Take the data below and filter it for lines containing the word "Consider"; show each line found.

Entries supplied section start

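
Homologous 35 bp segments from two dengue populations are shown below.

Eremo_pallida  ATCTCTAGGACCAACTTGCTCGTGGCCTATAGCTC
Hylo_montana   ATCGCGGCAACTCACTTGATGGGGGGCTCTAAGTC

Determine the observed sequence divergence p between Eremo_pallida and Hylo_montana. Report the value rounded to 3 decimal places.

Differing sites — 4:T/G; 6:T/G; 7:A/G; 8:G/C; 9:G/A; 12:C/T; 13:A/C; 19:C/A; 21:C/G; 23:T/G; 26:C/G; 29:A/C; 32:G/A; 33:C/G.
There are 14 differences over 35 sites, so p = 14/35 = 0.400.

0.400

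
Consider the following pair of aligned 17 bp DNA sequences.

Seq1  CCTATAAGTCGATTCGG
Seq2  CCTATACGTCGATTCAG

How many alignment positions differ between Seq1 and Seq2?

The sequences differ at positions 7 (A/C), 16 (G/A).
That gives 2 mismatches out of 17 aligned sites, so the Hamming distance is 2.

2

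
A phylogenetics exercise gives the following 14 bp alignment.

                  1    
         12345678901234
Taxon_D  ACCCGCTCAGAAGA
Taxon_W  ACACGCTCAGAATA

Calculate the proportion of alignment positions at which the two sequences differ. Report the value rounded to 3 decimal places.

0.143

Differing sites — 3:C/A; 13:G/T.
There are 2 differences over 14 sites, so p = 2/14 = 0.143.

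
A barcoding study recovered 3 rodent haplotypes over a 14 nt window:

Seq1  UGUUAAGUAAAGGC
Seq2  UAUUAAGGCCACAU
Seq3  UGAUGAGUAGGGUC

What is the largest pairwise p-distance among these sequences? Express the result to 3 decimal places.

0.714

Pairwise Hamming distances:
  Seq1 vs Seq2: 7
  Seq1 vs Seq3: 5
  Seq2 vs Seq3: 10
The largest is 10 mismatches, between Seq2 and Seq3; p = 10/14 = 0.714.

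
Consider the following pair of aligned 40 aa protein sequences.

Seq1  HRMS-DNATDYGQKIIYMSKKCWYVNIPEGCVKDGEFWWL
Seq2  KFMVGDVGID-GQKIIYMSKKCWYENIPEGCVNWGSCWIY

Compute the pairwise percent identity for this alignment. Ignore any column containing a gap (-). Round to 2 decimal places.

Excluding the 2 gap columns leaves 38 comparable sites.
Differing sites — 1:H/K; 2:R/F; 4:S/V; 7:N/V; 8:A/G; 9:T/I; 25:V/E; 33:K/N; 34:D/W; 36:E/S; 37:F/C; 39:W/I; 40:L/Y.
25 of the 38 comparable sites match, so the percent identity is 25/38 × 100 = 65.79%.

65.79%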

Entries supplied section end

### Your solution:
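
Consider the following pair of aligned 17 bp DNA sequences.
Consider the following pair of aligned 40 aa protein sequences.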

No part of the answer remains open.